_Your task:_
Copy every line below precisely as it appears.
(Records for the task)
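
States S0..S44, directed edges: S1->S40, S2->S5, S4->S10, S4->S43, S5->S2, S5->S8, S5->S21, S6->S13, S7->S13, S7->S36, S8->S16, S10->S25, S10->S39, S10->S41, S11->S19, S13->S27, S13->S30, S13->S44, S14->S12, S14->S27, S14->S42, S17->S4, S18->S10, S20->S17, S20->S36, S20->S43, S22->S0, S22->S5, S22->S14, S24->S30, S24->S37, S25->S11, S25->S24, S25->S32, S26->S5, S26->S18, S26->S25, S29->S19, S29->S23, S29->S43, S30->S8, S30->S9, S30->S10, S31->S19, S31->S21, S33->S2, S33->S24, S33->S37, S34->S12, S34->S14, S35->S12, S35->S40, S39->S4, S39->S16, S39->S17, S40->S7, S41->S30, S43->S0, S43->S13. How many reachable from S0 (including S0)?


BFS from S0:
  layer 0: {S0}
Reachable set: {S0}
Count = 1

1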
(End Records for the task)
_Expected answer:_
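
States S0..S44, directed edges: S1->S40, S2->S5, S4->S10, S4->S43, S5->S2, S5->S8, S5->S21, S6->S13, S7->S13, S7->S36, S8->S16, S10->S25, S10->S39, S10->S41, S11->S19, S13->S27, S13->S30, S13->S44, S14->S12, S14->S27, S14->S42, S17->S4, S18->S10, S20->S17, S20->S36, S20->S43, S22->S0, S22->S5, S22->S14, S24->S30, S24->S37, S25->S11, S25->S24, S25->S32, S26->S5, S26->S18, S26->S25, S29->S19, S29->S23, S29->S43, S30->S8, S30->S9, S30->S10, S31->S19, S31->S21, S33->S2, S33->S24, S33->S37, S34->S12, S34->S14, S35->S12, S35->S40, S39->S4, S39->S16, S39->S17, S40->S7, S41->S30, S43->S0, S43->S13. How many reachable from S0 (including S0)?


BFS from S0:
  layer 0: {S0}
Reachable set: {S0}
Count = 1

1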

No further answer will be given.